The first line of the entries below, the line containing "146 | 29.9 |", and every line between them should be repeated exactly, and nothing else.

++++ Material for the task

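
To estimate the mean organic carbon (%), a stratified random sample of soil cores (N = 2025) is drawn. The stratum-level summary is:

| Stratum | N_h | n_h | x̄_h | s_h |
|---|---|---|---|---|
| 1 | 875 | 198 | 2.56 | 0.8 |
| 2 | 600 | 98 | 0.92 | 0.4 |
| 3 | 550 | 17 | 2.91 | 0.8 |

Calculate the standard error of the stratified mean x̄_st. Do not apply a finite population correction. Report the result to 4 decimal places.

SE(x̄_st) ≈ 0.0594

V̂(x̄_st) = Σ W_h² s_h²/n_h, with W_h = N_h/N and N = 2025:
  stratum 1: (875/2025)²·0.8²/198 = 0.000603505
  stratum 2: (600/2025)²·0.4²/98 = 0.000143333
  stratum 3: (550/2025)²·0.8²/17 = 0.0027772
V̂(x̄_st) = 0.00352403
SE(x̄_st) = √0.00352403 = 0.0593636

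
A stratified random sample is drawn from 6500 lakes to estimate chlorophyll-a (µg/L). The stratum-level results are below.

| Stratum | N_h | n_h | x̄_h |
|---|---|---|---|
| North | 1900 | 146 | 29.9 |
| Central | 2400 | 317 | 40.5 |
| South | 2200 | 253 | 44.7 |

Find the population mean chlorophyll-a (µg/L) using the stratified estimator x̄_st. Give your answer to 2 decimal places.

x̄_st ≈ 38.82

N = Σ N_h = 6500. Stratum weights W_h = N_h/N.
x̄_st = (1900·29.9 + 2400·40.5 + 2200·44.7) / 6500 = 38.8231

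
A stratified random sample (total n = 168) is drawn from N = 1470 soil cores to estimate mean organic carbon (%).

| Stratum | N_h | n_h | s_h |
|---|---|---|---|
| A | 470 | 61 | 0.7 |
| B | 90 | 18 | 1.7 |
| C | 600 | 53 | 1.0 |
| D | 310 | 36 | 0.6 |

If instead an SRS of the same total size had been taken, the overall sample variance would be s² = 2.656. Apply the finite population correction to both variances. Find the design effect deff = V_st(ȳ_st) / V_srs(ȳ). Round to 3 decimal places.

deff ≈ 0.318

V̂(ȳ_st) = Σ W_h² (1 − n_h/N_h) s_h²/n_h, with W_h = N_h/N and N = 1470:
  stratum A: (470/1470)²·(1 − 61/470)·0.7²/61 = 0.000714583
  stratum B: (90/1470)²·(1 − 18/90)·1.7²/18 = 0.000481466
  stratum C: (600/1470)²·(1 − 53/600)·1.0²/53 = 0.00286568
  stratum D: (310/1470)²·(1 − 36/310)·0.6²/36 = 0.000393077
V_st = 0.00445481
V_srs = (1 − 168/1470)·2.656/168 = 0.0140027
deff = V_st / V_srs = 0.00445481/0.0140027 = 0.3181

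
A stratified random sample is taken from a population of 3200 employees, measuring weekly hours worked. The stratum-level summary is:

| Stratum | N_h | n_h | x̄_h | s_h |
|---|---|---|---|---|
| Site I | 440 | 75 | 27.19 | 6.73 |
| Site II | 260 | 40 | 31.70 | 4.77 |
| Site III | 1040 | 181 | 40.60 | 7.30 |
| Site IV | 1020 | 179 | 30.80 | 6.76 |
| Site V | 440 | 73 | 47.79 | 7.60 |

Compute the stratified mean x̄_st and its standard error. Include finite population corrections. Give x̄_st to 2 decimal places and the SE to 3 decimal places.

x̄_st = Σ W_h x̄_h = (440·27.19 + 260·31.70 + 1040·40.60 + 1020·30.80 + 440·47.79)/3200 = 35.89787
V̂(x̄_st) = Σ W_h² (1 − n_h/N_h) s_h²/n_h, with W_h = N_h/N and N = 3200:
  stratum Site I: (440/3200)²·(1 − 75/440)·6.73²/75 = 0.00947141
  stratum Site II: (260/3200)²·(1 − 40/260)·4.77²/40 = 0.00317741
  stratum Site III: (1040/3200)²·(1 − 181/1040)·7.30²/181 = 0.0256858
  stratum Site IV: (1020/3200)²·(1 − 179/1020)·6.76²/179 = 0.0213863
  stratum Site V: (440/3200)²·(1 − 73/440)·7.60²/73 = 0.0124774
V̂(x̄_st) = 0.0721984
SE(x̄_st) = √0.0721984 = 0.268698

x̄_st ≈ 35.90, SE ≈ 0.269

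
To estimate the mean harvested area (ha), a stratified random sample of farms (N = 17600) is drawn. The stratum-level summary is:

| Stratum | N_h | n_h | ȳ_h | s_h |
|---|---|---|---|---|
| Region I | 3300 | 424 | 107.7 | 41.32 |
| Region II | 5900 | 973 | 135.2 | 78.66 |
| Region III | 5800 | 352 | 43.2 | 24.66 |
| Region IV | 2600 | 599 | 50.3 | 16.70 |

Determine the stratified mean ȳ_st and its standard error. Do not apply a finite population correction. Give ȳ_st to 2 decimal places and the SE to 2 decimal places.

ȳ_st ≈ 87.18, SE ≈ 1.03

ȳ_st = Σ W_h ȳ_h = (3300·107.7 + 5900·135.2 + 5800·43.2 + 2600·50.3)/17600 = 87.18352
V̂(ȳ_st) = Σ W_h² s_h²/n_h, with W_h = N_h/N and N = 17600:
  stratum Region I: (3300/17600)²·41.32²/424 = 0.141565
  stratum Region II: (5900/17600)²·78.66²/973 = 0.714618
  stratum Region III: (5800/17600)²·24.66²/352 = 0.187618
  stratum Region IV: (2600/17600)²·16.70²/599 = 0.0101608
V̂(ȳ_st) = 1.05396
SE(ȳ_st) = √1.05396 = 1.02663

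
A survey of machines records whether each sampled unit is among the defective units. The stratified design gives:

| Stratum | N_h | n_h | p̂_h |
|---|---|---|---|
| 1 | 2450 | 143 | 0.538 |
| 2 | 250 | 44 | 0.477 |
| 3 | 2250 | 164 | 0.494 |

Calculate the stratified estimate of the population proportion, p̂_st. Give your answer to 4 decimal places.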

++++++++

● Written reply
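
To estimate the mean organic carbon (%), a stratified random sample of soil cores (N = 2025) is drawn. The stratum-level summary is:

| Stratum | N_h | n_h | x̄_h | s_h |
|---|---|---|---|---|
| 1 | 875 | 198 | 2.56 | 0.8 |
| 2 | 600 | 98 | 0.92 | 0.4 |
| 3 | 550 | 17 | 2.91 | 0.8 |

Calculate the standard error of the stratified mean x̄_st. Do not apply a finite population correction. Report the result to 4 decimal places.

SE(x̄_st) ≈ 0.0594

V̂(x̄_st) = Σ W_h² s_h²/n_h, with W_h = N_h/N and N = 2025:
  stratum 1: (875/2025)²·0.8²/198 = 0.000603505
  stratum 2: (600/2025)²·0.4²/98 = 0.000143333
  stratum 3: (550/2025)²·0.8²/17 = 0.0027772
V̂(x̄_st) = 0.00352403
SE(x̄_st) = √0.00352403 = 0.0593636

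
A stratified random sample is drawn from 6500 lakes to estimate chlorophyll-a (µg/L). The stratum-level results are below.

| Stratum | N_h | n_h | x̄_h |
|---|---|---|---|
| North | 1900 | 146 | 29.9 |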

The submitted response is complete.